SUPPLIED MATERIAL:
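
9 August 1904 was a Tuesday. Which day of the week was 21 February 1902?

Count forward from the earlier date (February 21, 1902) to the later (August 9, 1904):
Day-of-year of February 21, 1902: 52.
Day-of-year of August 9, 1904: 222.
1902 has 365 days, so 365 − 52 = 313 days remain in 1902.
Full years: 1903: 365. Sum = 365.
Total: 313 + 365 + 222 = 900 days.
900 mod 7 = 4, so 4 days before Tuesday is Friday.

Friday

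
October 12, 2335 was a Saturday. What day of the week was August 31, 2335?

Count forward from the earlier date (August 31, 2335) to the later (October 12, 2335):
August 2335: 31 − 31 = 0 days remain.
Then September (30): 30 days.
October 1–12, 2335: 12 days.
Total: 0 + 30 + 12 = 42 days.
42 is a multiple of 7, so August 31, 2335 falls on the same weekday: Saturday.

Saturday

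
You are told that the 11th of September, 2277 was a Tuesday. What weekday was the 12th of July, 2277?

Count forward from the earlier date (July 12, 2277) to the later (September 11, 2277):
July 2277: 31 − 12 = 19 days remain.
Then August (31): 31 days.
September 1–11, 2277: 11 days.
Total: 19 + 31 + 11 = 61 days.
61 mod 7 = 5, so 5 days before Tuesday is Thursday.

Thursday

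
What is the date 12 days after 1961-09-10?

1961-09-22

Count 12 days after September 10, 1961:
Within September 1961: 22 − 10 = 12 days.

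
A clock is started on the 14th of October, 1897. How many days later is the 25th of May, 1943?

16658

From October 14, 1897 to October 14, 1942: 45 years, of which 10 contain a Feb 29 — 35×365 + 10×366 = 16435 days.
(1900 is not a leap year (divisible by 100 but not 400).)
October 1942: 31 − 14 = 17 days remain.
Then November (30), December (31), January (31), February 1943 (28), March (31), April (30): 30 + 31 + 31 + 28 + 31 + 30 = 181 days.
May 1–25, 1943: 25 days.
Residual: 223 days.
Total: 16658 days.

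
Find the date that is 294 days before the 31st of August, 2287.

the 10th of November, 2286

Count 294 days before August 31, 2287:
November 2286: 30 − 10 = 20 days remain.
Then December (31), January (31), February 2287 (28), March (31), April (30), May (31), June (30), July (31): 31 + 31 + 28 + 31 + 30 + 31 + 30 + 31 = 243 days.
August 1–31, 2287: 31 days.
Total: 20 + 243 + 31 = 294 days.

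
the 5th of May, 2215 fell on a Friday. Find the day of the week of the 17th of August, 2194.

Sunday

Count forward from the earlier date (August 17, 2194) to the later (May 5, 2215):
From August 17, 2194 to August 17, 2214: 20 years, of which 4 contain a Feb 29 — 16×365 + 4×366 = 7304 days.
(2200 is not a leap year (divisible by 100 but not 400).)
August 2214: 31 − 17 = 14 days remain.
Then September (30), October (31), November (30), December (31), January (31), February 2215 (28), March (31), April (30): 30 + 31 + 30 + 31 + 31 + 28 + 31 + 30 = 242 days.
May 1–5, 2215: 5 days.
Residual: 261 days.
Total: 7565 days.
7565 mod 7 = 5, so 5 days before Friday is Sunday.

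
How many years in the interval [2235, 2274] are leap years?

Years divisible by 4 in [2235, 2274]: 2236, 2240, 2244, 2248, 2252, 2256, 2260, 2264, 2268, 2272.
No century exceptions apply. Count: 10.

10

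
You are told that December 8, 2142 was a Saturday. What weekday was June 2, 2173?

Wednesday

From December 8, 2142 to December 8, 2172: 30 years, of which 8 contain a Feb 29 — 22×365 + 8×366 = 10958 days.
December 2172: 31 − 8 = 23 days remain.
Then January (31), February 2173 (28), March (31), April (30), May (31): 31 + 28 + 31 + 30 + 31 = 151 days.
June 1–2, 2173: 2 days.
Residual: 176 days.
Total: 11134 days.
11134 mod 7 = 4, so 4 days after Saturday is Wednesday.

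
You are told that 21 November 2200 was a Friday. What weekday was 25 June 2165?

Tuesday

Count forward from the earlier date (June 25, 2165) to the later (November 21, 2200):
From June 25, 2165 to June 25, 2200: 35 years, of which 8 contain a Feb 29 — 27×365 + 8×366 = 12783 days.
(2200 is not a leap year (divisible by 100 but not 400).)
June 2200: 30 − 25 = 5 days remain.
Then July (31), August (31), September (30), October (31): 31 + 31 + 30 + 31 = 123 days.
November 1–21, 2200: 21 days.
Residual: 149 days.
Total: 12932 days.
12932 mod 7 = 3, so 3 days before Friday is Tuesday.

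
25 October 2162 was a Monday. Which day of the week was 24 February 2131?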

TASK STATEMENT: All of the material above must be transcribed exactly, with no line dropped.

TASK RESULT:
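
9 August 1904 was a Tuesday. Which day of the week was 21 February 1902?

Count forward from the earlier date (February 21, 1902) to the later (August 9, 1904):
Day-of-year of February 21, 1902: 52.
Day-of-year of August 9, 1904: 222.
1902 has 365 days, so 365 − 52 = 313 days remain in 1902.
Full years: 1903: 365. Sum = 365.
Total: 313 + 365 + 222 = 900 days.
900 mod 7 = 4, so 4 days before Tuesday is Friday.

Friday

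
October 12, 2335 was a Saturday. What day of the week was August 31, 2335?

Count forward from the earlier date (August 31, 2335) to the later (October 12, 2335):
August 2335: 31 − 31 = 0 days remain.
Then September (30): 30 days.
October 1–12, 2335: 12 days.
Total: 0 + 30 + 12 = 42 days.
42 is a multiple of 7, so August 31, 2335 falls on the same weekday: Saturday.

Saturday

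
You are told that the 11th of September, 2277 was a Tuesday. What weekday was the 12th of July, 2277?

Count forward from the earlier date (July 12, 2277) to the later (September 11, 2277):
July 2277: 31 − 12 = 19 days remain.
Then August (31): 31 days.
September 1–11, 2277: 11 days.
Total: 19 + 31 + 11 = 61 days.
61 mod 7 = 5, so 5 days before Tuesday is Thursday.

Thursday

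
What is the date 12 days after 1961-09-10?

1961-09-22

Count 12 days after September 10, 1961:
Within September 1961: 22 − 10 = 12 days.

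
A clock is started on the 14th of October, 1897. How many days later is the 25th of May, 1943?

16658

From October 14, 1897 to October 14, 1942: 45 years, of which 10 contain a Feb 29 — 35×365 + 10×366 = 16435 days.
(1900 is not a leap year (divisible by 100 but not 400).)
October 1942: 31 − 14 = 17 days remain.
Then November (30), December (31), January (31), February 1943 (28), March (31), April (30): 30 + 31 + 31 + 28 + 31 + 30 = 181 days.
May 1–25, 1943: 25 days.
Residual: 223 days.
Total: 16658 days.

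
Find the date that is 294 days before the 31st of August, 2287.

the 10th of November, 2286

Count 294 days before August 31, 2287:
November 2286: 30 − 10 = 20 days remain.
Then December (31), January (31), February 2287 (28), March (31), April (30), May (31), June (30), July (31): 31 + 31 + 28 + 31 + 30 + 31 + 30 + 31 = 243 days.
August 1–31, 2287: 31 days.
Total: 20 + 243 + 31 = 294 days.

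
the 5th of May, 2215 fell on a Friday. Find the day of the week of the 17th of August, 2194.

Sunday

Count forward from the earlier date (August 17, 2194) to the later (May 5, 2215):
From August 17, 2194 to August 17, 2214: 20 years, of which 4 contain a Feb 29 — 16×365 + 4×366 = 7304 days.
(2200 is not a leap year (divisible by 100 but not 400).)
August 2214: 31 − 17 = 14 days remain.
Then September (30), October (31), November (30), December (31), January (31), February 2215 (28), March (31), April (30): 30 + 31 + 30 + 31 + 31 + 28 + 31 + 30 = 242 days.
May 1–5, 2215: 5 days.
Residual: 261 days.
Total: 7565 days.
7565 mod 7 = 5, so 5 days before Friday is Sunday.

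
How many years in the interval [2235, 2274] are leap years?

Years divisible by 4 in [2235, 2274]: 2236, 2240, 2244, 2248, 2252, 2256, 2260, 2264, 2268, 2272.
No century exceptions apply. Count: 10.

10

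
You are told that December 8, 2142 was a Saturday. What weekday was June 2, 2173?

Wednesday

From December 8, 2142 to December 8, 2172: 30 years, of which 8 contain a Feb 29 — 22×365 + 8×366 = 10958 days.
December 2172: 31 − 8 = 23 days remain.
Then January (31), February 2173 (28), March (31), April (30), May (31): 31 + 28 + 31 + 30 + 31 = 151 days.
June 1–2, 2173: 2 days.
Residual: 176 days.
Total: 11134 days.
11134 mod 7 = 4, so 4 days after Saturday is Wednesday.

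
You are told that 21 November 2200 was a Friday. What weekday was 25 June 2165?

Tuesday

Count forward from the earlier date (June 25, 2165) to the later (November 21, 2200):
From June 25, 2165 to June 25, 2200: 35 years, of which 8 contain a Feb 29 — 27×365 + 8×366 = 12783 days.
(2200 is not a leap year (divisible by 100 but not 400).)
June 2200: 30 − 25 = 5 days remain.
Then July (31), August (31), September (30), October (31): 31 + 31 + 30 + 31 = 123 days.
November 1–21, 2200: 21 days.
Residual: 149 days.
Total: 12932 days.
12932 mod 7 = 3, so 3 days before Friday is Tuesday.

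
25 October 2162 was a Monday. Which day of the week was 24 February 2131?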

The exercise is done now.